▶ _Your goal_: Your answer must be a single number: the count of lines in the records below that include the string "full".

○ ○ ○ ○

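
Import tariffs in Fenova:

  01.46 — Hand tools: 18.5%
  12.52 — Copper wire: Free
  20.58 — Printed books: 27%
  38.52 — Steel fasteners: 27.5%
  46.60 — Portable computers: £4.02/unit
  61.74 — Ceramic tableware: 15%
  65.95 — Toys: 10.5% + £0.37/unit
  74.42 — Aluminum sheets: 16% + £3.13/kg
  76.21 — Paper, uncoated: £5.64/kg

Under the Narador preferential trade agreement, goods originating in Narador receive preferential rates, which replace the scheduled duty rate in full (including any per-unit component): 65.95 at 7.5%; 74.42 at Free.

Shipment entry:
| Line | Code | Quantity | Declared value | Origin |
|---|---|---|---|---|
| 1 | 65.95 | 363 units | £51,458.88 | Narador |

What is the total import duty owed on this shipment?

Line 1 (65.95, Narador, 363 units, £51,458.88):
Base rate for 65.95 is 10.5% + £0.37/unit.
Origin Narador qualifies under the Fenova–Narador agreement and 65.95 is covered: preferential rate 7.5% applies instead.
Duty = £51,458.88 × 7.5% = £3,859.42.

£3,859.42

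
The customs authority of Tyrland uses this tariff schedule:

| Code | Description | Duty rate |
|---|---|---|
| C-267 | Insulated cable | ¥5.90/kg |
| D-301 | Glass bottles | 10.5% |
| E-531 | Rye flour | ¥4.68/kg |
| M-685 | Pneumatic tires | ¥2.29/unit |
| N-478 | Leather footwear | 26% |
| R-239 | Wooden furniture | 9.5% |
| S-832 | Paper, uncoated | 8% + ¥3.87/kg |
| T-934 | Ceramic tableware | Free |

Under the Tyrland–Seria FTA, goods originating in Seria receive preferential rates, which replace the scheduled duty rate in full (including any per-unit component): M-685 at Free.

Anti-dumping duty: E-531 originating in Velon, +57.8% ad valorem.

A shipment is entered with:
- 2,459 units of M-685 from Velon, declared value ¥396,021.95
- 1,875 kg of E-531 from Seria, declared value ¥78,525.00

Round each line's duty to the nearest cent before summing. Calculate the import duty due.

Line 1 (M-685, Velon, 2,459 units, ¥396,021.95):
Base rate for M-685 is ¥2.29/unit.
M-685 has an FTA preferential rate, but origin Velon is not Seria; base rate stands.
Duty = 2,459 × ¥2.29 = ¥5,631.11.
Line 2 (E-531, Seria, 1,875 kg, ¥78,525.00):
Base rate for E-531 is ¥4.68/kg.
Origin Seria is the FTA partner but E-531 is not on the preference list; base rate stands.
The additional-duty order on E-531 targets Velon, not Seria; it does not apply.
Duty = 1,875 × ¥4.68 = ¥8,775.00.
Total = ¥5,631.11 + ¥8,775.00 = ¥14,406.11.

¥14,406.11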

○ ○ ○ ○

▶ _Response_: 2